--- Extracted entries ---
· · · · ·
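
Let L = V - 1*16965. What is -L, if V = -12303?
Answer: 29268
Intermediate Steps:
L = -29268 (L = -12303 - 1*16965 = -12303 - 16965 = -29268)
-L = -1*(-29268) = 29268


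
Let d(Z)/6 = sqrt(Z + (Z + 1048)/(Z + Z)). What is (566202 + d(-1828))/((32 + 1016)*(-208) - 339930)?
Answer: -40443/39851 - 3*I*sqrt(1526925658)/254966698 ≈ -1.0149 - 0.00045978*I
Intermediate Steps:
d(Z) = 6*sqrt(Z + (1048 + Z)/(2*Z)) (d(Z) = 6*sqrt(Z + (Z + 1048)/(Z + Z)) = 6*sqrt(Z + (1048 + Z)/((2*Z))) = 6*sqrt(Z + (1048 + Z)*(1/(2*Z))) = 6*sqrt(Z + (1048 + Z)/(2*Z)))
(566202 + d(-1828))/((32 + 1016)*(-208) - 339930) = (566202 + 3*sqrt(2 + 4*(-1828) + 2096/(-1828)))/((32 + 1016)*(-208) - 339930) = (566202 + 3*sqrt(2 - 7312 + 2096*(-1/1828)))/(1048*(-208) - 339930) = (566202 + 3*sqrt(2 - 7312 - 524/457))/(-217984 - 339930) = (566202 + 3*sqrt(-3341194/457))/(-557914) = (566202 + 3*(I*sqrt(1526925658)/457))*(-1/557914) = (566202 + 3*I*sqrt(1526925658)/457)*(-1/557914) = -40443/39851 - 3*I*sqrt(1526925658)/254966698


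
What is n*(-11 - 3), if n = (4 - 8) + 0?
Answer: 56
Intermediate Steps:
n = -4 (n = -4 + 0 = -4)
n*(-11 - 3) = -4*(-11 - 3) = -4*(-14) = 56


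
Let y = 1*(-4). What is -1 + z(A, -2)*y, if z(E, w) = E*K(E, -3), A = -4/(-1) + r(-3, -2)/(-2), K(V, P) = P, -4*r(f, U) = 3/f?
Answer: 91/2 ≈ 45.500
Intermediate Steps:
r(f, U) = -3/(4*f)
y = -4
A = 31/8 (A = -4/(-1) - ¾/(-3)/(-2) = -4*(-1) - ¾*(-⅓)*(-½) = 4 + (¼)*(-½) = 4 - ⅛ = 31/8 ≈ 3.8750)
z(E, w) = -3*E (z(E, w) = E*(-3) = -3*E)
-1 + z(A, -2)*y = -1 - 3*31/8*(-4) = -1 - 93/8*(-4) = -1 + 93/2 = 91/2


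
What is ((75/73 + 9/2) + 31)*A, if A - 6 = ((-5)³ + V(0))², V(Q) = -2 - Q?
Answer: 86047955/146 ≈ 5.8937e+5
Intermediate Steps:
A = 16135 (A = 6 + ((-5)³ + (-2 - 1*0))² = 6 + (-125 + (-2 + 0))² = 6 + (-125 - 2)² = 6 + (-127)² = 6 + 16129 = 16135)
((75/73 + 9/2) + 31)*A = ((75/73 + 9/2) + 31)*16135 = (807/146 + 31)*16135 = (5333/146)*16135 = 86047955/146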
· · · · ·
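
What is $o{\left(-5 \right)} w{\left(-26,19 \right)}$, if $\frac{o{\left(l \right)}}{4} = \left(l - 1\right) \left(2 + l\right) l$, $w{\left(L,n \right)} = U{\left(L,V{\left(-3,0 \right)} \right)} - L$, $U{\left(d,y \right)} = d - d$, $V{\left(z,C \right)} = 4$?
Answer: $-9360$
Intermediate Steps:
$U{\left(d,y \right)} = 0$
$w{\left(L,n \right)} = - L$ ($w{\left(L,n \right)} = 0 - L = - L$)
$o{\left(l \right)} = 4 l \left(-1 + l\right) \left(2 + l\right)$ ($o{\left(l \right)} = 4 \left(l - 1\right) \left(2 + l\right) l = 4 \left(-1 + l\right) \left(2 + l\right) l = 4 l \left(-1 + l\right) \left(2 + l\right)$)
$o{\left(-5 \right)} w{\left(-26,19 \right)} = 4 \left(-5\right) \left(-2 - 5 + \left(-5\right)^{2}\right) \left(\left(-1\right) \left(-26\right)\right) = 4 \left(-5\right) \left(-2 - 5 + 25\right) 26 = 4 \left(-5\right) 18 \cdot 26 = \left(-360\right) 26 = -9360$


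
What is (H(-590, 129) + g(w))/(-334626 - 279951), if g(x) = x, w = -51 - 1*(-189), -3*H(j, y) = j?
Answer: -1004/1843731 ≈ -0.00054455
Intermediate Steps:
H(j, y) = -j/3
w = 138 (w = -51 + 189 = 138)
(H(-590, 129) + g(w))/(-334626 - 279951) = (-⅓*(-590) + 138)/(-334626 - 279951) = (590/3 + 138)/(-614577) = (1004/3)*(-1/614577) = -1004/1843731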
· · · · ·
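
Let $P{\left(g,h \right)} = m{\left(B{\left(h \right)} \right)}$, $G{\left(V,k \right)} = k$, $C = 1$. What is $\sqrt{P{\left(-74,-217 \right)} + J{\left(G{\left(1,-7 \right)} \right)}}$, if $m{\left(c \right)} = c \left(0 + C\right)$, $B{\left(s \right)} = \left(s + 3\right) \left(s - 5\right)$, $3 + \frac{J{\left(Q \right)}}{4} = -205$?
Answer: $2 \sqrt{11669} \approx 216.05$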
· · · · ·
--- Directions for this task ---
Looking at the data above, write out exactly the lines that start at the one containing "What is n*(-11 - 3), if n = (4 - 8) + 0?" and end at the one containing "Answer: 86047955/146 ≈ 5.8937e+5"; include both and nothing beyond.

--- Result of the exercise ---
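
What is n*(-11 - 3), if n = (4 - 8) + 0?
Answer: 56
Intermediate Steps:
n = -4 (n = -4 + 0 = -4)
n*(-11 - 3) = -4*(-11 - 3) = -4*(-14) = 56


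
Let y = 1*(-4). What is -1 + z(A, -2)*y, if z(E, w) = E*K(E, -3), A = -4/(-1) + r(-3, -2)/(-2), K(V, P) = P, -4*r(f, U) = 3/f?
Answer: 91/2 ≈ 45.500
Intermediate Steps:
r(f, U) = -3/(4*f)
y = -4
A = 31/8 (A = -4/(-1) - ¾/(-3)/(-2) = -4*(-1) - ¾*(-⅓)*(-½) = 4 + (¼)*(-½) = 4 - ⅛ = 31/8 ≈ 3.8750)
z(E, w) = -3*E (z(E, w) = E*(-3) = -3*E)
-1 + z(A, -2)*y = -1 - 3*31/8*(-4) = -1 - 93/8*(-4) = -1 + 93/2 = 91/2


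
What is ((75/73 + 9/2) + 31)*A, if A - 6 = ((-5)³ + V(0))², V(Q) = -2 - Q?
Answer: 86047955/146 ≈ 5.8937e+5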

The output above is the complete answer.